EXERCISE DIRECTIONS:
Within the data below, copy each line where the string "teeth" is found.

══ DATASET EXCERPTS ══

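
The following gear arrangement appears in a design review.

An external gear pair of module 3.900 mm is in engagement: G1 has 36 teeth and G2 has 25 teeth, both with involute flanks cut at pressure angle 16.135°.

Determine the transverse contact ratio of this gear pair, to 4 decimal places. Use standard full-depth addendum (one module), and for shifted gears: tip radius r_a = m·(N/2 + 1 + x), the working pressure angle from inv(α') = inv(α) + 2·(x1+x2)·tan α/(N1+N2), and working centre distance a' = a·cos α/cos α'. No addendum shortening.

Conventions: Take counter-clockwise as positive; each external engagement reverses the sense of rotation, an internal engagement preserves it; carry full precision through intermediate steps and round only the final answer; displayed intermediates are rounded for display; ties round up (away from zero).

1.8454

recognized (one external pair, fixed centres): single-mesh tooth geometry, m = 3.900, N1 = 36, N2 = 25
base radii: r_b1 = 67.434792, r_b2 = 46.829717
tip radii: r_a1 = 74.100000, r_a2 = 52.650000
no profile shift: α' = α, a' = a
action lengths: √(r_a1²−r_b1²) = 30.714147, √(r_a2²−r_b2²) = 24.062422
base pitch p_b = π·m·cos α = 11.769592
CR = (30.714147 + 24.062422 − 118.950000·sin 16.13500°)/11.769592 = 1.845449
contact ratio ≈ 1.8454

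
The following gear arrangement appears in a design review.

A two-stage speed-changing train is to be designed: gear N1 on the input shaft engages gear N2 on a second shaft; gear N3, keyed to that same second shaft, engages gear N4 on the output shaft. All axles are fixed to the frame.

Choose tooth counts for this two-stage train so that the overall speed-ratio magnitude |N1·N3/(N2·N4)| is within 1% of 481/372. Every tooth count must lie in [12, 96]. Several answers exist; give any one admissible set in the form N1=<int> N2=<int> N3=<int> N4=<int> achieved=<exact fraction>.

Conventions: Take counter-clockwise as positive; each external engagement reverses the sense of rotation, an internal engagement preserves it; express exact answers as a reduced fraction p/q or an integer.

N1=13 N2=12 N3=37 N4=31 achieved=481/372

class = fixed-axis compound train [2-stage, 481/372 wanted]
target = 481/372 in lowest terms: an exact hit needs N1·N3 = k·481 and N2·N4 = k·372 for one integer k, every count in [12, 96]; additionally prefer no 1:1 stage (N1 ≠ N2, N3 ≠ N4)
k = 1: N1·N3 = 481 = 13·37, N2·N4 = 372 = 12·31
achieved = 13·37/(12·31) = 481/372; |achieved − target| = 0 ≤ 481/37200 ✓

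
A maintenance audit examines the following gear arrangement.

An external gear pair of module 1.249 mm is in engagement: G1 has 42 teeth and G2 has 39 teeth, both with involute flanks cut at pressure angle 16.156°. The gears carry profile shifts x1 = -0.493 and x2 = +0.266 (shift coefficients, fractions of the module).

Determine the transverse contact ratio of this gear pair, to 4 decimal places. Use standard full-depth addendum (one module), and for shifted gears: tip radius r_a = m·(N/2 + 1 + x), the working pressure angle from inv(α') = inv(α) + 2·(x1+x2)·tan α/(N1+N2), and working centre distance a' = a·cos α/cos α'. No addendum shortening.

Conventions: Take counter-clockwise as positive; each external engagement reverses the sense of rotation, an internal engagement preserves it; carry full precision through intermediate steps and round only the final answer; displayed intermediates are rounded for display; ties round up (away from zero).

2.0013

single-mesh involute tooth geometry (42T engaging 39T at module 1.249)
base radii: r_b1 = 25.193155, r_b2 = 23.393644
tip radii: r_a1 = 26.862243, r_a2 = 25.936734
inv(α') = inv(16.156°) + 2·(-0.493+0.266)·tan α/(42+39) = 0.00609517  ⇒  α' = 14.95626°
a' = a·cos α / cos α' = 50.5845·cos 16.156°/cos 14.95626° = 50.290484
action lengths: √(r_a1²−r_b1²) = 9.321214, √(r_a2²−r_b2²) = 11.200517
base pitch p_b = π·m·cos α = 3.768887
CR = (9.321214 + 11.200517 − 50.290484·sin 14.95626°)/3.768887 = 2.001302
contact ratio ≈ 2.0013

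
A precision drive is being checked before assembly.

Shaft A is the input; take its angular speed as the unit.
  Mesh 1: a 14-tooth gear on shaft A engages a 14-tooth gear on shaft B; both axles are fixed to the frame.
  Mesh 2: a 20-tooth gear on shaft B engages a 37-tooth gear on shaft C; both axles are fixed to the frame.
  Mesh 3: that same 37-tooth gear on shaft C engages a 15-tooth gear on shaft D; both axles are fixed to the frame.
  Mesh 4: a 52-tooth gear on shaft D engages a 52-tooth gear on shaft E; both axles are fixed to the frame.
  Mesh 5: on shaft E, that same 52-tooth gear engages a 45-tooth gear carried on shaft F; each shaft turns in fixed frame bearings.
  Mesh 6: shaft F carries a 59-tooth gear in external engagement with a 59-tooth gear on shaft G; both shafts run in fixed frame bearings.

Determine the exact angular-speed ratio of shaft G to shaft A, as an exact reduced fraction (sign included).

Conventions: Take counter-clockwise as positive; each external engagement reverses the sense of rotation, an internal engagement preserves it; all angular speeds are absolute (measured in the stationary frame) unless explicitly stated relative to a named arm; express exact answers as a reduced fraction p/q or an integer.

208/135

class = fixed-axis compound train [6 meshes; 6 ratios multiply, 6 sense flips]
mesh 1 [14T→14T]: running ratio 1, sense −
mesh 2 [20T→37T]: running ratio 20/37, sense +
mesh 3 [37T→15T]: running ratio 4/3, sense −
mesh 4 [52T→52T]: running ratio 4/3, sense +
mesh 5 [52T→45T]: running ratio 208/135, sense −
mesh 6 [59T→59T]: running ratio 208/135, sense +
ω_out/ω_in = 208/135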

═══

WRITTEN RESPONSE:
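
An external gear pair of module 3.900 mm is in engagement: G1 has 36 teeth and G2 has 25 teeth, both with involute flanks cut at pressure angle 16.135°.
An external gear pair of module 1.249 mm is in engagement: G1 has 42 teeth and G2 has 39 teeth, both with involute flanks cut at pressure angle 16.156°. The gears carry profile shifts x1 = -0.493 and x2 = +0.266 (shift coefficients, fractions of the module).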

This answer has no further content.